TASK STATEMENT :: Each line from the one containing "Scheduled maintenance ran" through the end of the data below is to be output verbatim, with no lines added or left out.

===== INFORMATION =====

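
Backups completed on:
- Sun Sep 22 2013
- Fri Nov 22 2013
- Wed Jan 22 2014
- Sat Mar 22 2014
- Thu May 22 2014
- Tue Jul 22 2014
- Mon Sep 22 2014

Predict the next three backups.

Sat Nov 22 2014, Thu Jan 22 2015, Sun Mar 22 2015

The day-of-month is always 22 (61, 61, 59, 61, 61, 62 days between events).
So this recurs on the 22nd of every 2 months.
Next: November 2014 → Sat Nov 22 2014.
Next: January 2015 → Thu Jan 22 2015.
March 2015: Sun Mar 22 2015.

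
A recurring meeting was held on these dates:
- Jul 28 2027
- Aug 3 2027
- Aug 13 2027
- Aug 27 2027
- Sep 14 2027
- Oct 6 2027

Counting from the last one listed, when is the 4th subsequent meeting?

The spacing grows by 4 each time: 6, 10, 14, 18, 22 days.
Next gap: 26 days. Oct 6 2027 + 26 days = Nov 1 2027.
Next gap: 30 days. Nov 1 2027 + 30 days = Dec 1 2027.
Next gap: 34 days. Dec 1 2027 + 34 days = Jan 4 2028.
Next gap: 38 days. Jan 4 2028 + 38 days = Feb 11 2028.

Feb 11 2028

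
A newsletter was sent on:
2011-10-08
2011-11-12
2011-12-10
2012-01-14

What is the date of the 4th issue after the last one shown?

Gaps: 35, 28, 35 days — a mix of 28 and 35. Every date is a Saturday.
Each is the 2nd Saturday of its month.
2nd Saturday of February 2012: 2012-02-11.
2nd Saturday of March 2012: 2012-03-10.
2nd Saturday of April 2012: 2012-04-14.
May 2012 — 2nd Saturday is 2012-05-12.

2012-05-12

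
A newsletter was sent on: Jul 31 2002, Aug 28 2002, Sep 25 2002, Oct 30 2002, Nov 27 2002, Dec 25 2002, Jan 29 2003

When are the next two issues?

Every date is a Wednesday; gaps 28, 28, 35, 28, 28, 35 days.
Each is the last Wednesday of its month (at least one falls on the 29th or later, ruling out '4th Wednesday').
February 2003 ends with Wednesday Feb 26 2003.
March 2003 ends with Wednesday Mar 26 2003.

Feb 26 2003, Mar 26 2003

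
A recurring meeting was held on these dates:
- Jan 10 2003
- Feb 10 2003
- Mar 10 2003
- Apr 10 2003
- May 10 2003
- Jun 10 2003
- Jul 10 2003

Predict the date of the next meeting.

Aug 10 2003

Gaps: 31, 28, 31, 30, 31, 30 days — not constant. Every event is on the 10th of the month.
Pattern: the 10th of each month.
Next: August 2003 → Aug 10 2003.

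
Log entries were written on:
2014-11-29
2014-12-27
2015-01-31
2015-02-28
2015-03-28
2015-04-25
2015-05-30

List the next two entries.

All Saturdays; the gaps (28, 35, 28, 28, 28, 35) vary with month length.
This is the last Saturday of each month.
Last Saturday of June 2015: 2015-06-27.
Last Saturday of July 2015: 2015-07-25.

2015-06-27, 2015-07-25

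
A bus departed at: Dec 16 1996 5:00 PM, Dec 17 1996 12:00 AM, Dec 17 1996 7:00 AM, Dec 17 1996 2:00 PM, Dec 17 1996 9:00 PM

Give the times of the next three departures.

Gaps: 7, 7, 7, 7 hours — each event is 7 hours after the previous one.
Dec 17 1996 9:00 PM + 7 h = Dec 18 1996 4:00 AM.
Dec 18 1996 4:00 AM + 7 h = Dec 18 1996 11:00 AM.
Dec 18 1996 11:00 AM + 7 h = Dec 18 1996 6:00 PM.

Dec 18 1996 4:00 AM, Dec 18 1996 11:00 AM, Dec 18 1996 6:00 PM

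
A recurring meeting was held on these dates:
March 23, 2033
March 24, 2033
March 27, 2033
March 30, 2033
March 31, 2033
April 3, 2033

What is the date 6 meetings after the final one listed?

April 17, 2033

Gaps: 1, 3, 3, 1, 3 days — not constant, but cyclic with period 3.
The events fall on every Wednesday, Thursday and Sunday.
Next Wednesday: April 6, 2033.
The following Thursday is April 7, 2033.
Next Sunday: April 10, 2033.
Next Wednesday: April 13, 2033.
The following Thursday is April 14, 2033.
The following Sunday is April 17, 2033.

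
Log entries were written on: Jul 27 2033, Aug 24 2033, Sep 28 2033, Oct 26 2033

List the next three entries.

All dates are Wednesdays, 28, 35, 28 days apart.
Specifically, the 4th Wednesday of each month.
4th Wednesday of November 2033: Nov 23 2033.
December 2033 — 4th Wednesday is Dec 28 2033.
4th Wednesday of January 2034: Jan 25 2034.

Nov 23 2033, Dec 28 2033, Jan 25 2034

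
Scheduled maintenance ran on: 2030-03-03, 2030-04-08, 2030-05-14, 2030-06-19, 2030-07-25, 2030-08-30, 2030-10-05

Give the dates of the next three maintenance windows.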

=====

SOLUTION TO THIS PROBLEM ::
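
Scheduled maintenance ran on: 2030-03-03, 2030-04-08, 2030-05-14, 2030-06-19, 2030-07-25, 2030-08-30, 2030-10-05

Give the dates of the next three maintenance windows.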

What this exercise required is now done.